» Your objective: Determine how many lines below contain the string "sync" and give that number without anything else.

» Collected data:
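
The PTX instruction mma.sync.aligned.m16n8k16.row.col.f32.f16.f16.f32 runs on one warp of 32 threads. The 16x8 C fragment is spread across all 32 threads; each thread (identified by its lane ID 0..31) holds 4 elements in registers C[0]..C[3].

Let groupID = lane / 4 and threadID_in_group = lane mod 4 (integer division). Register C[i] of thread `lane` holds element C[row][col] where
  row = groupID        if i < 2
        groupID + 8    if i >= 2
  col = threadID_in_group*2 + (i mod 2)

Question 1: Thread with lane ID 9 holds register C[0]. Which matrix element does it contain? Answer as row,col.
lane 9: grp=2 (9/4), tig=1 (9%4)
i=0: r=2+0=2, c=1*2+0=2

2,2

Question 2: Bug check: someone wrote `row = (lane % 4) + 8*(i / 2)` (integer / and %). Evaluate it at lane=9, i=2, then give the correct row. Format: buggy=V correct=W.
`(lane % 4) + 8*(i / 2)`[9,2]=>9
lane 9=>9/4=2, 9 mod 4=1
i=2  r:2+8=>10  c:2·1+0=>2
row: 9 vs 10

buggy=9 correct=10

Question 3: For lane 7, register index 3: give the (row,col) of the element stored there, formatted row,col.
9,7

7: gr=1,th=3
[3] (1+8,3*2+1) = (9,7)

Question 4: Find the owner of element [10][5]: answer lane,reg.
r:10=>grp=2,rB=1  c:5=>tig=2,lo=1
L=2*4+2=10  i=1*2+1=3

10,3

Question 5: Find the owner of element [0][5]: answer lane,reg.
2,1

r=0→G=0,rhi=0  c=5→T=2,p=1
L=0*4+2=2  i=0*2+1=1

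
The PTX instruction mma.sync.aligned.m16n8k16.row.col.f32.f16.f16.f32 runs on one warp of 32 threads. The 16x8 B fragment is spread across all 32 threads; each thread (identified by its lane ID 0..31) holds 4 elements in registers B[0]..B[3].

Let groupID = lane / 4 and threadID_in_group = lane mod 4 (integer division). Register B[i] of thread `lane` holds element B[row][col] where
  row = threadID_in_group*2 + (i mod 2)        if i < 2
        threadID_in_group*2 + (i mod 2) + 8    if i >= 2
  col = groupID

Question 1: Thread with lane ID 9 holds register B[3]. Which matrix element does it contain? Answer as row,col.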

» Answer to this problem: 2